(Stored data entries)
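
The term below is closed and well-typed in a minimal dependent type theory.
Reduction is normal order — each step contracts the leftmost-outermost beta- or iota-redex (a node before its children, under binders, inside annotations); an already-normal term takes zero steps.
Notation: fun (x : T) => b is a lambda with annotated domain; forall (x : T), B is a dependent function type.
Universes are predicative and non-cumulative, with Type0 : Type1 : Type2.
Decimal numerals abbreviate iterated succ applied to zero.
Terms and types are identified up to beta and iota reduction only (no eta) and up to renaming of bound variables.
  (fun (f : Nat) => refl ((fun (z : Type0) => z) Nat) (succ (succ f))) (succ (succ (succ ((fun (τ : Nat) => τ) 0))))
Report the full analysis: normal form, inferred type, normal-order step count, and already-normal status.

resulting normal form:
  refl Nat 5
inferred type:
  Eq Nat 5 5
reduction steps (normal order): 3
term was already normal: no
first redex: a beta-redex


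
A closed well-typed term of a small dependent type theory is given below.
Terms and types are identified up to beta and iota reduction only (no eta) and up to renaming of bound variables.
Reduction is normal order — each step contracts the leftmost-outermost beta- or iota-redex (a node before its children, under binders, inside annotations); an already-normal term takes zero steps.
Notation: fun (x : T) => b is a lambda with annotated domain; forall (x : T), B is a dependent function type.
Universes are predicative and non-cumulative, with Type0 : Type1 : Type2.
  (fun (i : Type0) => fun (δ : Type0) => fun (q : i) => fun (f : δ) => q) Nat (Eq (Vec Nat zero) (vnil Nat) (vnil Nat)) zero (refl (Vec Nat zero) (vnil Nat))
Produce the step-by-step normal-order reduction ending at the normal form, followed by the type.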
* * *
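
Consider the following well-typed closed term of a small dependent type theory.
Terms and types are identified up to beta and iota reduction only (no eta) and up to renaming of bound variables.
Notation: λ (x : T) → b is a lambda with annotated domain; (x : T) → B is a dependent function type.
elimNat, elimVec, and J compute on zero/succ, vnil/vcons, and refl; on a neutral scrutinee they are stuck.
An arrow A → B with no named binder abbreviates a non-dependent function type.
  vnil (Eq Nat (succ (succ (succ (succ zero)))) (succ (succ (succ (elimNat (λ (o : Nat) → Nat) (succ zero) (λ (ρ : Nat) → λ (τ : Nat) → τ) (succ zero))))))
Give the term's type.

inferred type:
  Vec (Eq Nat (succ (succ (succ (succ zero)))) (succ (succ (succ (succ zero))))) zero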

▸ EXERCISE
Using the data above, reproduce exactly the lines from the line that contains "An arrow A →" through the line that contains "vnil (Eq Nat", including both.

▸ ANSWER TO THIS TASK
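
An arrow A → B with no named binder abbreviates a non-dependent function type.
  vnil (Eq Nat (succ (succ (succ (succ zero)))) (succ (succ (succ (elimNat (λ (o : Nat) → Nat) (succ zero) (λ (ρ : Nat) → λ (τ : Nat) → τ) (succ zero))))))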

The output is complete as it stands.